━━ Records for this exercise

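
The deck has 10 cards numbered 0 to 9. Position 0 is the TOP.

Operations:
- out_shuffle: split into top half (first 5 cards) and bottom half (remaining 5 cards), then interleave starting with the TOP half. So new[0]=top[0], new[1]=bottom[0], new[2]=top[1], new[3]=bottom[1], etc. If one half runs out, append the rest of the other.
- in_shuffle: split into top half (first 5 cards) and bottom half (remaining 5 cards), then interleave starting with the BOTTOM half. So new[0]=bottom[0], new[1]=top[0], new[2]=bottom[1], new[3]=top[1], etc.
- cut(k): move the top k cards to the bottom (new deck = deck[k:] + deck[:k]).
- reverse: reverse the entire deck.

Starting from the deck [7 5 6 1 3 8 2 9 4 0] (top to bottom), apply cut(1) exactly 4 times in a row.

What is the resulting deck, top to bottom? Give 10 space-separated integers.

Answer: 3 8 2 9 4 0 7 5 6 1

Derivation:
After op 1 (cut(1)): [5 6 1 3 8 2 9 4 0 7]
After op 2 (cut(1)): [6 1 3 8 2 9 4 0 7 5]
After op 3 (cut(1)): [1 3 8 2 9 4 0 7 5 6]
After op 4 (cut(1)): [3 8 2 9 4 0 7 5 6 1]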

━━━━

Problem description – In the data above, find the line with "- reverse: reverse the entire deck." and the line with "Starting from the". Retype both, plus every line between them, exactly.

Solution to this problem –
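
- reverse: reverse the entire deck.

Starting from the deck [7 5 6 1 3 8 2 9 4 0] (top to bottom), apply cut(1) exactly 4 times in a row.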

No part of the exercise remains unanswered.